═══ RECORDS ═══
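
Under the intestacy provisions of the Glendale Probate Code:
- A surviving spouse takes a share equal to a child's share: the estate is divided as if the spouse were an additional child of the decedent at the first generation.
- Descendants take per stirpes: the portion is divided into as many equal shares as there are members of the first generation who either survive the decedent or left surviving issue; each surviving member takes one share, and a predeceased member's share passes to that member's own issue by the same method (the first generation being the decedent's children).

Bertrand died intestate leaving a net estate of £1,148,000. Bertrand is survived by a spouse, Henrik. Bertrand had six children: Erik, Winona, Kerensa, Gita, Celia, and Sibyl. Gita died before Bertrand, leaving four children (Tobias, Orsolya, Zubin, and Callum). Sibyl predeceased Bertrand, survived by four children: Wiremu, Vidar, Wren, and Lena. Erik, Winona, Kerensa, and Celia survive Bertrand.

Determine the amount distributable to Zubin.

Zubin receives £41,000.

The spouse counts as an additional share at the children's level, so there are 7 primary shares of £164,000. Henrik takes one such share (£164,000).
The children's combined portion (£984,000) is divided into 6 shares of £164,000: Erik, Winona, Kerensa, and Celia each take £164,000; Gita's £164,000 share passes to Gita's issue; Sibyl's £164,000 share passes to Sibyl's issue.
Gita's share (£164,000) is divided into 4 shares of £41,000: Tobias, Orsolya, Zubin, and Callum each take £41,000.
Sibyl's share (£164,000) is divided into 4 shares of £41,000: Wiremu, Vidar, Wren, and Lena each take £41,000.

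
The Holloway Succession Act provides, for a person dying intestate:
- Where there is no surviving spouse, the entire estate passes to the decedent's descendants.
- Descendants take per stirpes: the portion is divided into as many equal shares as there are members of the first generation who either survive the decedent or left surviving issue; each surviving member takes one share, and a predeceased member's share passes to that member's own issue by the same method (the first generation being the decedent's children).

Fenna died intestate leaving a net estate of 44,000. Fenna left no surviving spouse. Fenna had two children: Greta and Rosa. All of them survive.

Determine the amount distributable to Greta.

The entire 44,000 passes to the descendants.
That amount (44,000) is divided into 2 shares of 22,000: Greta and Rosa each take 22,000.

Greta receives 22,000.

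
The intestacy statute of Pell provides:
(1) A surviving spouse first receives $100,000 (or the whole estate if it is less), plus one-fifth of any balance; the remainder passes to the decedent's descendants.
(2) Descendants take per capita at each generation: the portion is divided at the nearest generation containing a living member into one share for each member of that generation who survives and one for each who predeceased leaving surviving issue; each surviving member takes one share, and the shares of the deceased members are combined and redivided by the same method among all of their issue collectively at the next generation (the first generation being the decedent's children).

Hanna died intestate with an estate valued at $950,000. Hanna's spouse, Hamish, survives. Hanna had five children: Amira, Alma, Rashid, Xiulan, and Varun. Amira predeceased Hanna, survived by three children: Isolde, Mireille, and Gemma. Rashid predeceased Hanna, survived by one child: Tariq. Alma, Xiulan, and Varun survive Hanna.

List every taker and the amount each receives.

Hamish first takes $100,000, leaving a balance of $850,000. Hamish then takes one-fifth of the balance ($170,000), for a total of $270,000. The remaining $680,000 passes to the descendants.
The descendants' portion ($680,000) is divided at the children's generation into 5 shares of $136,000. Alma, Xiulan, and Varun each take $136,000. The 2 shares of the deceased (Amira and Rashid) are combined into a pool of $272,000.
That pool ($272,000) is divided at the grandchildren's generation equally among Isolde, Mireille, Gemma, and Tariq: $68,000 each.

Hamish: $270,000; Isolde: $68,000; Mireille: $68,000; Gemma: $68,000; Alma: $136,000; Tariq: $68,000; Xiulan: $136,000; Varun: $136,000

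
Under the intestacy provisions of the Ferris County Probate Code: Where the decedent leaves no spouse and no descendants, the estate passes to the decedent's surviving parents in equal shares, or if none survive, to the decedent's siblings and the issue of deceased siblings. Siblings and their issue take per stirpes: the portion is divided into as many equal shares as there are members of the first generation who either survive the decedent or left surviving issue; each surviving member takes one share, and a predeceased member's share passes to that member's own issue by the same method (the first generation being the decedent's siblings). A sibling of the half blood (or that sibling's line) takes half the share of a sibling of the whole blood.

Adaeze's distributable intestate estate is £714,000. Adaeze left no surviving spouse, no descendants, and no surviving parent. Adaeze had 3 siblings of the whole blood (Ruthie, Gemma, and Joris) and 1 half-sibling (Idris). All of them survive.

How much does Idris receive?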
═══
ASSIGNMENT: Print every record exactly as written.

EXERCISE RESPONSE:
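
Under the intestacy provisions of the Glendale Probate Code:
- A surviving spouse takes a share equal to a child's share: the estate is divided as if the spouse were an additional child of the decedent at the first generation.
- Descendants take per stirpes: the portion is divided into as many equal shares as there are members of the first generation who either survive the decedent or left surviving issue; each surviving member takes one share, and a predeceased member's share passes to that member's own issue by the same method (the first generation being the decedent's children).

Bertrand died intestate leaving a net estate of £1,148,000. Bertrand is survived by a spouse, Henrik. Bertrand had six children: Erik, Winona, Kerensa, Gita, Celia, and Sibyl. Gita died before Bertrand, leaving four children (Tobias, Orsolya, Zubin, and Callum). Sibyl predeceased Bertrand, survived by four children: Wiremu, Vidar, Wren, and Lena. Erik, Winona, Kerensa, and Celia survive Bertrand.

Determine the amount distributable to Zubin.

Zubin receives £41,000.

The spouse counts as an additional share at the children's level, so there are 7 primary shares of £164,000. Henrik takes one such share (£164,000).
The children's combined portion (£984,000) is divided into 6 shares of £164,000: Erik, Winona, Kerensa, and Celia each take £164,000; Gita's £164,000 share passes to Gita's issue; Sibyl's £164,000 share passes to Sibyl's issue.
Gita's share (£164,000) is divided into 4 shares of £41,000: Tobias, Orsolya, Zubin, and Callum each take £41,000.
Sibyl's share (£164,000) is divided into 4 shares of £41,000: Wiremu, Vidar, Wren, and Lena each take £41,000.

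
The Holloway Succession Act provides, for a person dying intestate:
- Where there is no surviving spouse, the entire estate passes to the decedent's descendants.
- Descendants take per stirpes: the portion is divided into as many equal shares as there are members of the first generation who either survive the decedent or left surviving issue; each surviving member takes one share, and a predeceased member's share passes to that member's own issue by the same method (the first generation being the decedent's children).

Fenna died intestate leaving a net estate of 44,000. Fenna left no surviving spouse. Fenna had two children: Greta and Rosa. All of them survive.

Determine the amount distributable to Greta.

The entire 44,000 passes to the descendants.
That amount (44,000) is divided into 2 shares of 22,000: Greta and Rosa each take 22,000.

Greta receives 22,000.

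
The intestacy statute of Pell provides:
(1) A surviving spouse first receives $100,000 (or the whole estate if it is less), plus one-fifth of any balance; the remainder passes to the decedent's descendants.
(2) Descendants take per capita at each generation: the portion is divided at the nearest generation containing a living member into one share for each member of that generation who survives and one for each who predeceased leaving surviving issue; each surviving member takes one share, and the shares of the deceased members are combined and redivided by the same method among all of their issue collectively at the next generation (the first generation being the decedent's children).

Hanna died intestate with an estate valued at $950,000. Hanna's spouse, Hamish, survives. Hanna had five children: Amira, Alma, Rashid, Xiulan, and Varun. Amira predeceased Hanna, survived by three children: Isolde, Mireille, and Gemma. Rashid predeceased Hanna, survived by one child: Tariq. Alma, Xiulan, and Varun survive Hanna.

List every taker and the amount each receives.

Hamish first takes $100,000, leaving a balance of $850,000. Hamish then takes one-fifth of the balance ($170,000), for a total of $270,000. The remaining $680,000 passes to the descendants.
The descendants' portion ($680,000) is divided at the children's generation into 5 shares of $136,000. Alma, Xiulan, and Varun each take $136,000. The 2 shares of the deceased (Amira and Rashid) are combined into a pool of $272,000.
That pool ($272,000) is divided at the grandchildren's generation equally among Isolde, Mireille, Gemma, and Tariq: $68,000 each.

Hamish: $270,000; Isolde: $68,000; Mireille: $68,000; Gemma: $68,000; Alma: $136,000; Tariq: $68,000; Xiulan: $136,000; Varun: $136,000

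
Under the intestacy provisions of the Ferris County Probate Code: Where the decedent leaves no spouse and no descendants, the estate passes to the decedent's surviving parents in equal shares, or if none survive, to the decedent's siblings and the issue of deceased siblings. Siblings and their issue take per stirpes: the portion is divided into as many equal shares as there are members of the first generation who either survive the decedent or left surviving issue; each surviving member takes one share, and a predeceased member's share passes to that member's own issue by the same method (the first generation being the decedent's siblings). A sibling of the half blood (or that sibling's line) takes half the share of a sibling of the whole blood.

Adaeze's distributable intestate estate is £714,000. Adaeze left no surviving spouse, no descendants, and no surviving parent. Adaeze had 3 siblings of the whole blood (Ruthie, Gemma, and Joris) and 1 half-sibling (Idris). All of them survive.

How much does Idris receive?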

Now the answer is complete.